─── EXCERPTED DATA ───

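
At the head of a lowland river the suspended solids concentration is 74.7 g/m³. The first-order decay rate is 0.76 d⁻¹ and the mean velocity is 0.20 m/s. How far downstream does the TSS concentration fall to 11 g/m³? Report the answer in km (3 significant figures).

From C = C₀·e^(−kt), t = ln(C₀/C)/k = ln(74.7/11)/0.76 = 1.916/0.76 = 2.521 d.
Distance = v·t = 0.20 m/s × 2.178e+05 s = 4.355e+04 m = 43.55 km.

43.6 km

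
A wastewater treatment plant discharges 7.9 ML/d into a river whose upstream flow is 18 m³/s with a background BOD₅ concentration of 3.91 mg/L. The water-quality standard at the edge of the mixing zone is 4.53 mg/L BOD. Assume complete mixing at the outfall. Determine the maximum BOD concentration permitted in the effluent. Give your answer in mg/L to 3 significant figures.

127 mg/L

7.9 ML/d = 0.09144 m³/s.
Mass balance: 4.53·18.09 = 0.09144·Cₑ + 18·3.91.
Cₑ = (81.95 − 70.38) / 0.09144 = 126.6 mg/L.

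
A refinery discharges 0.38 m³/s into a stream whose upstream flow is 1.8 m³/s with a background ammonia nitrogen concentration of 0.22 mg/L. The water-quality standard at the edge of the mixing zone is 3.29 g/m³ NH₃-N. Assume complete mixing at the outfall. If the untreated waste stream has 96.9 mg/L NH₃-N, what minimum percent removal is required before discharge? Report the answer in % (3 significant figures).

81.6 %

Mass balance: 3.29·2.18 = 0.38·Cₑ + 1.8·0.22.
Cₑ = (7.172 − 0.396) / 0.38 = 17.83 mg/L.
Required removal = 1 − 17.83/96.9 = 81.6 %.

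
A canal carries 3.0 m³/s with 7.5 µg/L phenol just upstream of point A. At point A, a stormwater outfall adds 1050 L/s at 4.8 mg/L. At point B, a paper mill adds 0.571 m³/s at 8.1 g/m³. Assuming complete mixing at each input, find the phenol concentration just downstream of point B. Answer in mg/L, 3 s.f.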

───

TASK REQUIREMENTS> All of the material must be written out again exactly.

WRITTEN RESPONSE>
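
At the head of a lowland river the suspended solids concentration is 74.7 g/m³. The first-order decay rate is 0.76 d⁻¹ and the mean velocity is 0.20 m/s. How far downstream does the TSS concentration fall to 11 g/m³? Report the answer in km (3 significant figures).

From C = C₀·e^(−kt), t = ln(C₀/C)/k = ln(74.7/11)/0.76 = 1.916/0.76 = 2.521 d.
Distance = v·t = 0.20 m/s × 2.178e+05 s = 4.355e+04 m = 43.55 km.

43.6 km

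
A wastewater treatment plant discharges 7.9 ML/d into a river whose upstream flow is 18 m³/s with a background BOD₅ concentration of 3.91 mg/L. The water-quality standard at the edge of the mixing zone is 4.53 mg/L BOD. Assume complete mixing at the outfall. Determine the maximum BOD concentration permitted in the effluent. Give your answer in mg/L to 3 significant figures.

127 mg/L

7.9 ML/d = 0.09144 m³/s.
Mass balance: 4.53·18.09 = 0.09144·Cₑ + 18·3.91.
Cₑ = (81.95 − 70.38) / 0.09144 = 126.6 mg/L.

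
A refinery discharges 0.38 m³/s into a stream whose upstream flow is 1.8 m³/s with a background ammonia nitrogen concentration of 0.22 mg/L. The water-quality standard at the edge of the mixing zone is 3.29 g/m³ NH₃-N. Assume complete mixing at the outfall. If the untreated waste stream has 96.9 mg/L NH₃-N, what minimum percent removal is required before discharge? Report the answer in % (3 significant figures).

81.6 %

Mass balance: 3.29·2.18 = 0.38·Cₑ + 1.8·0.22.
Cₑ = (7.172 − 0.396) / 0.38 = 17.83 mg/L.
Required removal = 1 − 17.83/96.9 = 81.6 %.

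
A canal carries 3.0 m³/s with 7.5 µg/L phenol just upstream of point A. At point A, a stormwater outfall adds 1050 L/s at 4.8 mg/L. At point B, a paper mill adds 0.571 m³/s at 8.1 g/m³. Assuming complete mixing at each input, find the phenol concentration just downstream of point B. Answer in mg/L, 3 s.f.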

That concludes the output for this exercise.